• _Exercise description_:
Repeat the records. Match each character exactly.

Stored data
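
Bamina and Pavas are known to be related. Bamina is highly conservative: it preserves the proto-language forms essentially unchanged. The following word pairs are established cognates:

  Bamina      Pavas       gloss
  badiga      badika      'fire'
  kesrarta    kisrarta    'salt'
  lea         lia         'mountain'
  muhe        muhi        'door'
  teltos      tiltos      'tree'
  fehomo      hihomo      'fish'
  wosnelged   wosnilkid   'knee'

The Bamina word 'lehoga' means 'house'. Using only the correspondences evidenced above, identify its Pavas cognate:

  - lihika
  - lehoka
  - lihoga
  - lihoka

kesrarta ~ kisrarta, teltos ~ tiltos — Bamina e corresponds to Pavas i after a consonant, before a consonant other than r, m, n, p, b, f, v.
badiga ~ badika — Bamina g corresponds to Pavas k between vowels (before a back vowel).
Applying these to Bamina 'lehoga':
  lehoga → lihoga   (e→i after a consonant, before a consonant other than r, m, n, p, b, f, v)
  lihoga → lihoka   (g→k between vowels (before a back vowel))
So the Pavas cognate is 'lihoka'.

lihoka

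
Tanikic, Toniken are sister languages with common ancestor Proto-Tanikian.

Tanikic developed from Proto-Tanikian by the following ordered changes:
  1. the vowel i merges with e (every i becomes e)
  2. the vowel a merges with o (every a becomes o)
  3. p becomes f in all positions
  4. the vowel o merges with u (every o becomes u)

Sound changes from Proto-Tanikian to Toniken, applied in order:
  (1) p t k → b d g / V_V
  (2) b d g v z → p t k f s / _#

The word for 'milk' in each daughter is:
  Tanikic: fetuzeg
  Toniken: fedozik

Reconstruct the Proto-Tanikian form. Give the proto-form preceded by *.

Position 3: Tanikic has t, Toniken has d. Tanikic preserves t here (none of its changes turn any other segment into t), so the proto-segment is *t.
Position 6: Tanikic has e, Toniken has i. Toniken preserves i here (none of its changes turn any other segment into i), so the proto-segment is *i.
Position 7: Tanikic has g, Toniken has k. Tanikic preserves g here (none of its changes turn any other segment into g), so the proto-segment is *g.
This points to *fetozig. Verify forward in each daughter:
Tanikic: start from *fetozig.
  rule 1 (vowel merger): fetozig → fetozeg
  rule 2: no change — fetozeg
  rule 3: no change — fetozeg
  rule 4 (vowel merger): fetozeg → fetuzeg
  ⇒ Tanikic fetuzeg
Toniken: *fetozig > fedozig > fedozik  (by intervocalic voicing, final devoicing)
No other proto-form is consistent with every reflex, so the reconstruction is *fetozig.

*fetozig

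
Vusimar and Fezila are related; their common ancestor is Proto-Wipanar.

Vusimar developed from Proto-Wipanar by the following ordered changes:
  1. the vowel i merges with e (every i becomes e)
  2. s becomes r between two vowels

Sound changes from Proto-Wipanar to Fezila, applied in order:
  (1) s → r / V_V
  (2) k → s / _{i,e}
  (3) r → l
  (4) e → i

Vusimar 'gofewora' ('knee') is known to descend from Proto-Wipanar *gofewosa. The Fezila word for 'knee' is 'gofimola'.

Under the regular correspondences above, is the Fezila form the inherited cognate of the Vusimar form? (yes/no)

no

Derive the expected Fezila reflex of *gofewosa:
Fezila: *gofewosa
  gofewosa → gofewora   [rhotacism]
  gofewora (rule 2 does not apply)
  gofewora → gofewola   [unconditioned shift]
  gofewola → gofiwola   [vowel merger]
  giving Fezila gofiwola.
The regular Fezila reflex would be 'gofiwola', but the attested form is 'gofimola'. The correspondence is irregular, so they are not cognates (the Fezila form has a different source).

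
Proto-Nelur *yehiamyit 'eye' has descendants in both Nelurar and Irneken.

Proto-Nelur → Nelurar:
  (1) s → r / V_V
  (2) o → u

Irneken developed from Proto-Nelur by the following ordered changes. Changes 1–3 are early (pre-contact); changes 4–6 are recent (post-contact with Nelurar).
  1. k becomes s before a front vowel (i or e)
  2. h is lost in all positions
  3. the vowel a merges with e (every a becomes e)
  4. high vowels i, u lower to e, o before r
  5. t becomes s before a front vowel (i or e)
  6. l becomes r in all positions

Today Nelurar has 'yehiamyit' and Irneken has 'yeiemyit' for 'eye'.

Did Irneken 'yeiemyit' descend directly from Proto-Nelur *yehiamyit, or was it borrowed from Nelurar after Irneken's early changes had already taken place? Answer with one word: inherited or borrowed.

If inherited, *yehiamyit would pass through all of Irneken's changes:
Irneken: *yehiamyit
  yehiamyit (rule 1 does not apply)
  yehiamyit → yeiamyit   [h-loss]
  yeiamyit → yeiemyit   [vowel merger]
  yeiemyit (rule 4 does not apply)
  yeiemyit (rule 5 does not apply)
  yeiemyit (rule 6 does not apply)
  giving Irneken yeiemyit.
If borrowed from Nelurar 'yehiamyit' after the early changes, it would undergo only the recent ones:
  rule 4 (pre-rhotic lowering): no change (yehiamyit)
  rule 5 (palatalisation): no change (yehiamyit)
  rule 6 (unconditioned shift): no change (yehiamyit)
  ⇒ as a loan: yehiamyit
Irneken 'yeiemyit' matches the inherited outcome exactly, so it is an inherited cognate, not a loan.

inherited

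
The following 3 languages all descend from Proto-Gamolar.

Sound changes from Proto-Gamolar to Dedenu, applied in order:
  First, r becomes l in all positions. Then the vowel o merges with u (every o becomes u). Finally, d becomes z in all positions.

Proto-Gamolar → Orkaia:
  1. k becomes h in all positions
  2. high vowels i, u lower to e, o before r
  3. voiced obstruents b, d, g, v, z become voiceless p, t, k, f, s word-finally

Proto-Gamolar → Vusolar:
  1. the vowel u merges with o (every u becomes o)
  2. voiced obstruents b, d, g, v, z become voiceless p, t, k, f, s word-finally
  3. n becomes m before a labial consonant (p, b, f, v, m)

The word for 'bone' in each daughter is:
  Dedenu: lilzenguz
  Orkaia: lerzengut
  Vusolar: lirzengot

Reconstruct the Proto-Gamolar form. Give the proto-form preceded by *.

Position 8: Dedenu has u, Orkaia has u, Vusolar has o. Orkaia preserves u here (none of its changes turn any other segment into u), so the proto-segment is *u.
Position 9: Dedenu has z, Orkaia has t, Vusolar has t. Taking the neighbouring segments as reconstructed: Dedenu z could go back to *d or *z; Orkaia t could go back to *t or *d; Vusolar t could go back to *t or *d — the one source consistent with every daughter is *d.
Verify the candidate proto-form against each daughter:
Dedenu: *lirzengud > lilzengud > lilzenguz  (by unconditioned shift, unconditioned shift)
Orkaia: *lirzengud > lerzengud > lerzengut  (by pre-rhotic lowering, final devoicing)
Vusolar: *lirzengud
  lirzengud → lirzengod   [vowel merger]
  lirzengod → lirzengot   [final devoicing]
  lirzengot (rule 3 does not apply)
  giving Vusolar lirzengot.
Only *lirzengud yields all of Dedenu lilzenguz, Orkaia lerzengut, Vusolar lirzengot.

*lirzengud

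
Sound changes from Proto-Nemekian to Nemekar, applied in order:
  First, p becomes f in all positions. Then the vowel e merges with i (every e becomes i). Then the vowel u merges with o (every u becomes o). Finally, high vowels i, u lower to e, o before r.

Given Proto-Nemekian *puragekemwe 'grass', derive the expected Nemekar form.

foragikimwi

Nemekar: *puragekemwe > furagekemwe > furagikimwi > foragikimwi  (by unconditioned shift, vowel merger, vowel merger)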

• _Finished exercise_:
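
Bamina and Pavas are known to be related. Bamina is highly conservative: it preserves the proto-language forms essentially unchanged. The following word pairs are established cognates:

  Bamina      Pavas       gloss
  badiga      badika      'fire'
  kesrarta    kisrarta    'salt'
  lea         lia         'mountain'
  muhe        muhi        'door'
  teltos      tiltos      'tree'
  fehomo      hihomo      'fish'
  wosnelged   wosnilkid   'knee'

The Bamina word 'lehoga' means 'house'. Using only the correspondences evidenced above, identify its Pavas cognate:

  - lihika
  - lehoka
  - lihoga
  - lihoka

kesrarta ~ kisrarta, teltos ~ tiltos — Bamina e corresponds to Pavas i after a consonant, before a consonant other than r, m, n, p, b, f, v.
badiga ~ badika — Bamina g corresponds to Pavas k between vowels (before a back vowel).
Applying these to Bamina 'lehoga':
  lehoga → lihoga   (e→i after a consonant, before a consonant other than r, m, n, p, b, f, v)
  lihoga → lihoka   (g→k between vowels (before a back vowel))
So the Pavas cognate is 'lihoka'.

lihoka

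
Tanikic, Toniken are sister languages with common ancestor Proto-Tanikian.

Tanikic developed from Proto-Tanikian by the following ordered changes:
  1. the vowel i merges with e (every i becomes e)
  2. the vowel a merges with o (every a becomes o)
  3. p becomes f in all positions
  4. the vowel o merges with u (every o becomes u)

Sound changes from Proto-Tanikian to Toniken, applied in order:
  (1) p t k → b d g / V_V
  (2) b d g v z → p t k f s / _#

The word for 'milk' in each daughter is:
  Tanikic: fetuzeg
  Toniken: fedozik

Reconstruct the Proto-Tanikian form. Give the proto-form preceded by *.

Position 3: Tanikic has t, Toniken has d. Tanikic preserves t here (none of its changes turn any other segment into t), so the proto-segment is *t.
Position 6: Tanikic has e, Toniken has i. Toniken preserves i here (none of its changes turn any other segment into i), so the proto-segment is *i.
Position 7: Tanikic has g, Toniken has k. Tanikic preserves g here (none of its changes turn any other segment into g), so the proto-segment is *g.
This points to *fetozig. Verify forward in each daughter:
Tanikic: start from *fetozig.
  rule 1 (vowel merger): fetozig → fetozeg
  rule 2: no change — fetozeg
  rule 3: no change — fetozeg
  rule 4 (vowel merger): fetozeg → fetuzeg
  ⇒ Tanikic fetuzeg
Toniken: *fetozig > fedozig > fedozik  (by intervocalic voicing, final devoicing)
No other proto-form is consistent with every reflex, so the reconstruction is *fetozig.

*fetozig

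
Vusimar and Fezila are related; their common ancestor is Proto-Wipanar.

Vusimar developed from Proto-Wipanar by the following ordered changes:
  1. the vowel i merges with e (every i becomes e)
  2. s becomes r between two vowels

Sound changes from Proto-Wipanar to Fezila, applied in order:
  (1) s → r / V_V
  (2) k → s / _{i,e}
  (3) r → l
  (4) e → i

Vusimar 'gofewora' ('knee') is known to descend from Proto-Wipanar *gofewosa. The Fezila word for 'knee' is 'gofimola'.

Under the regular correspondences above, is the Fezila form the inherited cognate of the Vusimar form? (yes/no)

no

Derive the expected Fezila reflex of *gofewosa:
Fezila: *gofewosa
  gofewosa → gofewora   [rhotacism]
  gofewora (rule 2 does not apply)
  gofewora → gofewola   [unconditioned shift]
  gofewola → gofiwola   [vowel merger]
  giving Fezila gofiwola.
The regular Fezila reflex would be 'gofiwola', but the attested form is 'gofimola'. The correspondence is irregular, so they are not cognates (the Fezila form has a different source).

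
Proto-Nelur *yehiamyit 'eye' has descendants in both Nelurar and Irneken.

Proto-Nelur → Nelurar:
  (1) s → r / V_V
  (2) o → u

Irneken developed from Proto-Nelur by the following ordered changes. Changes 1–3 are early (pre-contact); changes 4–6 are recent (post-contact with Nelurar).
  1. k becomes s before a front vowel (i or e)
  2. h is lost in all positions
  3. the vowel a merges with e (every a becomes e)
  4. high vowels i, u lower to e, o before r
  5. t becomes s before a front vowel (i or e)
  6. l becomes r in all positions

Today Nelurar has 'yehiamyit' and Irneken has 'yeiemyit' for 'eye'.

Did Irneken 'yeiemyit' descend directly from Proto-Nelur *yehiamyit, or was it borrowed from Nelurar after Irneken's early changes had already taken place? Answer with one word: inherited or borrowed.

If inherited, *yehiamyit would pass through all of Irneken's changes:
Irneken: *yehiamyit
  yehiamyit (rule 1 does not apply)
  yehiamyit → yeiamyit   [h-loss]
  yeiamyit → yeiemyit   [vowel merger]
  yeiemyit (rule 4 does not apply)
  yeiemyit (rule 5 does not apply)
  yeiemyit (rule 6 does not apply)
  giving Irneken yeiemyit.
If borrowed from Nelurar 'yehiamyit' after the early changes, it would undergo only the recent ones:
  rule 4 (pre-rhotic lowering): no change (yehiamyit)
  rule 5 (palatalisation): no change (yehiamyit)
  rule 6 (unconditioned shift): no change (yehiamyit)
  ⇒ as a loan: yehiamyit
Irneken 'yeiemyit' matches the inherited outcome exactly, so it is an inherited cognate, not a loan.

inherited

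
The following 3 languages all descend from Proto-Gamolar.

Sound changes from Proto-Gamolar to Dedenu, applied in order:
  First, r becomes l in all positions. Then the vowel o merges with u (every o becomes u). Finally, d becomes z in all positions.

Proto-Gamolar → Orkaia:
  1. k becomes h in all positions
  2. high vowels i, u lower to e, o before r
  3. voiced obstruents b, d, g, v, z become voiceless p, t, k, f, s word-finally

Proto-Gamolar → Vusolar:
  1. the vowel u merges with o (every u becomes o)
  2. voiced obstruents b, d, g, v, z become voiceless p, t, k, f, s word-finally
  3. n becomes m before a labial consonant (p, b, f, v, m)

The word for 'bone' in each daughter is:
  Dedenu: lilzenguz
  Orkaia: lerzengut
  Vusolar: lirzengot

Reconstruct the Proto-Gamolar form. Give the proto-form preceded by *.

Position 8: Dedenu has u, Orkaia has u, Vusolar has o. Orkaia preserves u here (none of its changes turn any other segment into u), so the proto-segment is *u.
Position 9: Dedenu has z, Orkaia has t, Vusolar has t. Taking the neighbouring segments as reconstructed: Dedenu z could go back to *d or *z; Orkaia t could go back to *t or *d; Vusolar t could go back to *t or *d — the one source consistent with every daughter is *d.
Verify the candidate proto-form against each daughter:
Dedenu: *lirzengud > lilzengud > lilzenguz  (by unconditioned shift, unconditioned shift)
Orkaia: *lirzengud > lerzengud > lerzengut  (by pre-rhotic lowering, final devoicing)
Vusolar: *lirzengud
  lirzengud → lirzengod   [vowel merger]
  lirzengod → lirzengot   [final devoicing]
  lirzengot (rule 3 does not apply)
  giving Vusolar lirzengot.
Only *lirzengud yields all of Dedenu lilzenguz, Orkaia lerzengut, Vusolar lirzengot.

*lirzengud

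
Sound changes from Proto-Nemekian to Nemekar, applied in order:
  First, p becomes f in all positions. Then the vowel e merges with i (every e becomes i). Then the vowel u merges with o (every u becomes o). Finally, high vowels i, u lower to e, o before r.

Given Proto-Nemekian *puragekemwe 'grass', derive the expected Nemekar form.

foragikimwi

Nemekar: *puragekemwe > furagekemwe > furagikimwi > foragikimwi  (by unconditioned shift, vowel merger, vowel merger)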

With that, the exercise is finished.